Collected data
-- -- --

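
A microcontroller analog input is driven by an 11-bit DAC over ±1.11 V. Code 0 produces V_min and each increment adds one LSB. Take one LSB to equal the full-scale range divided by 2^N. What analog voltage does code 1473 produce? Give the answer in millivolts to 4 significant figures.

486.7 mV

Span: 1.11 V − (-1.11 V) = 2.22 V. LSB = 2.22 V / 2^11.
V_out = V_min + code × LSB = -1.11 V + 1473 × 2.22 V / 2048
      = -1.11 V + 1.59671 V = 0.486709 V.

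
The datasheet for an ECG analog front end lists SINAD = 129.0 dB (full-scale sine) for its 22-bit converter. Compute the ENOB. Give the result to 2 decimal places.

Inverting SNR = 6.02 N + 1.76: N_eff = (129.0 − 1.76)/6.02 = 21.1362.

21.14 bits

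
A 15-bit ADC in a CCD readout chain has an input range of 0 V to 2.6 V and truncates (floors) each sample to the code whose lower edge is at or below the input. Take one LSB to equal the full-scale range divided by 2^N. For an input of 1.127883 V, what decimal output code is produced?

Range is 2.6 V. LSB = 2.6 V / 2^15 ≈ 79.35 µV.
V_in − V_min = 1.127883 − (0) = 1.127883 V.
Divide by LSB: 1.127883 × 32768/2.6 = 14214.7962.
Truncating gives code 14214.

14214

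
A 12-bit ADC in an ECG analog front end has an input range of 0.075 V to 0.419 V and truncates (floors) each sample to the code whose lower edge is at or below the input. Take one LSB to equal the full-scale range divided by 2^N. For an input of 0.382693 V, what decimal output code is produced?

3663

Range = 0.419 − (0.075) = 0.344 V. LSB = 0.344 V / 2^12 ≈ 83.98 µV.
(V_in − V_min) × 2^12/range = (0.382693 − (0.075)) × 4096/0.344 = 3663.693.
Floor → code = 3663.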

-- -- --

| Task statement |
For the records above, restate every line word for word.

| Response to the task |
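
A microcontroller analog input is driven by an 11-bit DAC over ±1.11 V. Code 0 produces V_min and each increment adds one LSB. Take one LSB to equal the full-scale range divided by 2^N. What analog voltage does code 1473 produce? Give the answer in millivolts to 4 significant figures.

486.7 mV

Span: 1.11 V − (-1.11 V) = 2.22 V. LSB = 2.22 V / 2^11.
V_out = V_min + code × LSB = -1.11 V + 1473 × 2.22 V / 2048
      = -1.11 V + 1.59671 V = 0.486709 V.

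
The datasheet for an ECG analog front end lists SINAD = 129.0 dB (full-scale sine) for its 22-bit converter. Compute the ENOB. Give the result to 2 decimal places.

Inverting SNR = 6.02 N + 1.76: N_eff = (129.0 − 1.76)/6.02 = 21.1362.

21.14 bits

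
A 15-bit ADC in a CCD readout chain has an input range of 0 V to 2.6 V and truncates (floors) each sample to the code whose lower edge is at or below the input. Take one LSB to equal the full-scale range divided by 2^N. For an input of 1.127883 V, what decimal output code is produced?

Range is 2.6 V. LSB = 2.6 V / 2^15 ≈ 79.35 µV.
V_in − V_min = 1.127883 − (0) = 1.127883 V.
Divide by LSB: 1.127883 × 32768/2.6 = 14214.7962.
Truncating gives code 14214.

14214

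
A 12-bit ADC in an ECG analog front end has an input range of 0.075 V to 0.419 V and truncates (floors) each sample to the code whose lower edge is at or below the input. Take one LSB to equal the full-scale range divided by 2^N. For an input of 0.382693 V, what decimal output code is produced?

3663

Range = 0.419 − (0.075) = 0.344 V. LSB = 0.344 V / 2^12 ≈ 83.98 µV.
(V_in − V_min) × 2^12/range = (0.382693 − (0.075)) × 4096/0.344 = 3663.693.
Floor → code = 3663.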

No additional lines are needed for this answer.